**Brief**
Transcribe the records in their entirety, exactly as given.

**Material for this task**
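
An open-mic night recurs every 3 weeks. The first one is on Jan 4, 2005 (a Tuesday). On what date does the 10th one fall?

Jul 12, 2005

The 10th occurrence is 9 intervals after the first: 9 × 21 = 189 days after Jan 4, 2005.
Jan has 31 days — 27 days to the end of Jan leaves 162.
Feb has 28 days (134 left).
Mar has 31 days (103 left).
Apr has 30 days (73 left).
May has 31 days (42 left).
Jun has 30 days (12 left).
12 days into Jul → Jul 12, 2005.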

**Response for this exercise**
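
An open-mic night recurs every 3 weeks. The first one is on Jan 4, 2005 (a Tuesday). On what date does the 10th one fall?

Jul 12, 2005

The 10th occurrence is 9 intervals after the first: 9 × 21 = 189 days after Jan 4, 2005.
Jan has 31 days — 27 days to the end of Jan leaves 162.
Feb has 28 days (134 left).
Mar has 31 days (103 left).
Apr has 30 days (73 left).
May has 31 days (42 left).
Jun has 30 days (12 left).
12 days into Jul → Jul 12, 2005.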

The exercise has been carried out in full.